_EXERCISE GOAL_. The complete set of records below must be repeated precisely as given.

(Saved data entries)

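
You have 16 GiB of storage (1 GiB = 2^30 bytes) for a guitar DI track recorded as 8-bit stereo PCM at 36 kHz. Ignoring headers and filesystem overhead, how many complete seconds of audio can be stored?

Uncompressed byte rate = 36,000 × 1 × 2 = 72,000 bytes/s.
Capacity = 16 × 1,073,741,824 = 17,179,869,184 bytes.
17,179,869,184 / 72,000 ≈ 238609.29 s → 238,609 seconds.

238,609 seconds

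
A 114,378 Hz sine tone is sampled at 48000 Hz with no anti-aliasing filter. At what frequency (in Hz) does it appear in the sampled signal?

18,378 Hz

Nyquist = 48,000/2 = 24,000 Hz; 114,378 Hz exceeds it.
Alias = |114,378 − 2×48,000| = |114,378 − 96,000| = 18,378 Hz.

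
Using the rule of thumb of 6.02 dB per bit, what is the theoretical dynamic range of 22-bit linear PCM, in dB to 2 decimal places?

22 × 6.02 = 132.44 dB.

132.44 dB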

_WRITTEN REPLY_.
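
You have 16 GiB of storage (1 GiB = 2^30 bytes) for a guitar DI track recorded as 8-bit stereo PCM at 36 kHz. Ignoring headers and filesystem overhead, how many complete seconds of audio can be stored?

Uncompressed byte rate = 36,000 × 1 × 2 = 72,000 bytes/s.
Capacity = 16 × 1,073,741,824 = 17,179,869,184 bytes.
17,179,869,184 / 72,000 ≈ 238609.29 s → 238,609 seconds.

238,609 seconds

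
A 114,378 Hz sine tone is sampled at 48000 Hz with no anti-aliasing filter. At what frequency (in Hz) does it appear in the sampled signal?

18,378 Hz

Nyquist = 48,000/2 = 24,000 Hz; 114,378 Hz exceeds it.
Alias = |114,378 − 2×48,000| = |114,378 − 96,000| = 18,378 Hz.

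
Using the rule of thumb of 6.02 dB per bit, what is the theoretical dynamic range of 22-bit linear PCM, in dB to 2 decimal places?

22 × 6.02 = 132.44 dB.

132.44 dB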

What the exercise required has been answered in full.